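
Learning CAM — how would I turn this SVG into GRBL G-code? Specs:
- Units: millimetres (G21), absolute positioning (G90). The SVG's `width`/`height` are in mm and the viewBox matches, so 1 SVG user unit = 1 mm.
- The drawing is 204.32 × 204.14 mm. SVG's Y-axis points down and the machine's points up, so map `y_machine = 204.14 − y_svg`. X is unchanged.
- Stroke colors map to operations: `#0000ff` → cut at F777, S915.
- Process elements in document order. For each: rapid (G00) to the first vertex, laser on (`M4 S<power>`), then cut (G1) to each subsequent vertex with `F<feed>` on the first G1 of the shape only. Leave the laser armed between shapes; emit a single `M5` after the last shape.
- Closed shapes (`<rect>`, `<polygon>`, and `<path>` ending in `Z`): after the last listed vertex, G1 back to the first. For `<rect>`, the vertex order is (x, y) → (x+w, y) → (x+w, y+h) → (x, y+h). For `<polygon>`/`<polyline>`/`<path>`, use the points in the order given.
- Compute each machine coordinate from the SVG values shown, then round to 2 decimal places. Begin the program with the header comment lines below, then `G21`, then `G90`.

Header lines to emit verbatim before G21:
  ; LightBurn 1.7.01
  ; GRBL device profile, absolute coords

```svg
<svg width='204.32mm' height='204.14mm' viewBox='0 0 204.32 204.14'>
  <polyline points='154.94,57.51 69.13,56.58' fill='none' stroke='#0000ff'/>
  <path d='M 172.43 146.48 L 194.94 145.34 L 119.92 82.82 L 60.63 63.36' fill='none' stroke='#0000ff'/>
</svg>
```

; LightBurn 1.7.01
; GRBL device profile, absolute coords
G21
G90
G00 X154.94 Y146.63
M4 S915
G1 X69.13 Y147.56 F777
G00 X172.43 Y57.66
M4 S915
G1 X194.94 Y58.80 F777
G1 X119.92 Y121.32
G1 X60.63 Y140.78
M5

viewBox `0 0 204.32 204.14` with mm width/height → 1 unit = 1 mm. Flip: y_m = 204.14 − y_svg.

**Shape 1** — `<polyline>` line segment, stroke `#0000ff` → cut (S915, F777). Machine vertices: (154.94,146.63) → (69.13,147.56). Open path.

**Shape 2** — `<path>` open polyline, stroke `#0000ff` → cut (S915, F777). Machine vertices: (172.43,57.66) → (194.94,58.80) → (119.92,121.32) → (60.63,140.78). Open path.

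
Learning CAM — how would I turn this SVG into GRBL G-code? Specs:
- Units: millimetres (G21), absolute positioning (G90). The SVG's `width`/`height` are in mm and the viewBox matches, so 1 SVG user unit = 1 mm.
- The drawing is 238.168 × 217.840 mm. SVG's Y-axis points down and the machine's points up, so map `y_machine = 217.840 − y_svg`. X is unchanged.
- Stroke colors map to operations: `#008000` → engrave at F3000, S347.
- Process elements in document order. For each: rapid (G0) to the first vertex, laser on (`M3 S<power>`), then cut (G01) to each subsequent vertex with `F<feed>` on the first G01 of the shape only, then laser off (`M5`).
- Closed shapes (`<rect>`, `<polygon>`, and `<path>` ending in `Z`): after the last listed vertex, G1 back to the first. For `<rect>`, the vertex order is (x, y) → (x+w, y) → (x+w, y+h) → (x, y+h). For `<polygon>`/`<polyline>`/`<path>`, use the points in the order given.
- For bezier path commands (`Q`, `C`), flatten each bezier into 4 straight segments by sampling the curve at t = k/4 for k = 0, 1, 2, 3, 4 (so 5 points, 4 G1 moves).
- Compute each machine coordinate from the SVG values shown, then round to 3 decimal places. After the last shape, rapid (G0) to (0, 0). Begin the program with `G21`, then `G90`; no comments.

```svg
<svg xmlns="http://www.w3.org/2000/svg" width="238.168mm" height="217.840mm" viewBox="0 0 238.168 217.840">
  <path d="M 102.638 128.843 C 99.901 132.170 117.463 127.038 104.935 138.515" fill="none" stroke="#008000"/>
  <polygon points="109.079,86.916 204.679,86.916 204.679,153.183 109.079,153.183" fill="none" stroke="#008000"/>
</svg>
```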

-- Task goal --
Start to finish, give the listing again exactly.

-- Solution for this problem --
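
Learning CAM — how would I turn this SVG into GRBL G-code? Specs:
- Units: millimetres (G21), absolute positioning (G90). The SVG's `width`/`height` are in mm and the viewBox matches, so 1 SVG user unit = 1 mm.
- The drawing is 204.32 × 204.14 mm. SVG's Y-axis points down and the machine's points up, so map `y_machine = 204.14 − y_svg`. X is unchanged.
- Stroke colors map to operations: `#0000ff` → cut at F777, S915.
- Process elements in document order. For each: rapid (G00) to the first vertex, laser on (`M4 S<power>`), then cut (G1) to each subsequent vertex with `F<feed>` on the first G1 of the shape only. Leave the laser armed between shapes; emit a single `M5` after the last shape.
- Closed shapes (`<rect>`, `<polygon>`, and `<path>` ending in `Z`): after the last listed vertex, G1 back to the first. For `<rect>`, the vertex order is (x, y) → (x+w, y) → (x+w, y+h) → (x, y+h). For `<polygon>`/`<polyline>`/`<path>`, use the points in the order given.
- Compute each machine coordinate from the SVG values shown, then round to 2 decimal places. Begin the program with the header comment lines below, then `G21`, then `G90`.

Header lines to emit verbatim before G21:
  ; LightBurn 1.7.01
  ; GRBL device profile, absolute coords

```svg
<svg width='204.32mm' height='204.14mm' viewBox='0 0 204.32 204.14'>
  <polyline points='154.94,57.51 69.13,56.58' fill='none' stroke='#0000ff'/>
  <path d='M 172.43 146.48 L 194.94 145.34 L 119.92 82.82 L 60.63 63.36' fill='none' stroke='#0000ff'/>
</svg>
```

; LightBurn 1.7.01
; GRBL device profile, absolute coords
G21
G90
G00 X154.94 Y146.63
M4 S915
G1 X69.13 Y147.56 F777
G00 X172.43 Y57.66
M4 S915
G1 X194.94 Y58.80 F777
G1 X119.92 Y121.32
G1 X60.63 Y140.78
M5

viewBox `0 0 204.32 204.14` with mm width/height → 1 unit = 1 mm. Flip: y_m = 204.14 − y_svg.

**Shape 1** — `<polyline>` line segment, stroke `#0000ff` → cut (S915, F777). Machine vertices: (154.94,146.63) → (69.13,147.56). Open path.

**Shape 2** — `<path>` open polyline, stroke `#0000ff` → cut (S915, F777). Machine vertices: (172.43,57.66) → (194.94,58.80) → (119.92,121.32) → (60.63,140.78). Open path.

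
Learning CAM — how would I turn this SVG into GRBL G-code? Specs:
- Units: millimetres (G21), absolute positioning (G90). The SVG's `width`/`height` are in mm and the viewBox matches, so 1 SVG user unit = 1 mm.
- The drawing is 238.168 × 217.840 mm. SVG's Y-axis points down and the machine's points up, so map `y_machine = 217.840 − y_svg`. X is unchanged.
- Stroke colors map to operations: `#008000` → engrave at F3000, S347.
- Process elements in document order. For each: rapid (G0) to the first vertex, laser on (`M3 S<power>`), then cut (G01) to each subsequent vertex with `F<feed>` on the first G01 of the shape only, then laser off (`M5`).
- Closed shapes (`<rect>`, `<polygon>`, and `<path>` ending in `Z`): after the last listed vertex, G1 back to the first. For `<rect>`, the vertex order is (x, y) → (x+w, y) → (x+w, y+h) → (x, y+h). For `<polygon>`/`<polyline>`/`<path>`, use the points in the order given.
- For bezier path commands (`Q`, `C`), flatten each bezier into 4 straight segments by sampling the curve at t = k/4 for k = 0, 1, 2, 3, 4 (so 5 points, 4 G1 moves).
- Compute each machine coordinate from the SVG values shown, then round to 3 decimal places. After the last shape, rapid (G0) to (0, 0). Begin the program with `G21`, then `G90`; no comments.

```svg
<svg xmlns="http://www.w3.org/2000/svg" width="238.168mm" height="217.840mm" viewBox="0 0 238.168 217.840">
  <path d="M 102.638 128.843 C 99.901 132.170 117.463 127.038 104.935 138.515" fill="none" stroke="#008000"/>
  <polygon points="109.079,86.916 204.679,86.916 204.679,153.183 109.079,153.183" fill="none" stroke="#008000"/>
</svg>
```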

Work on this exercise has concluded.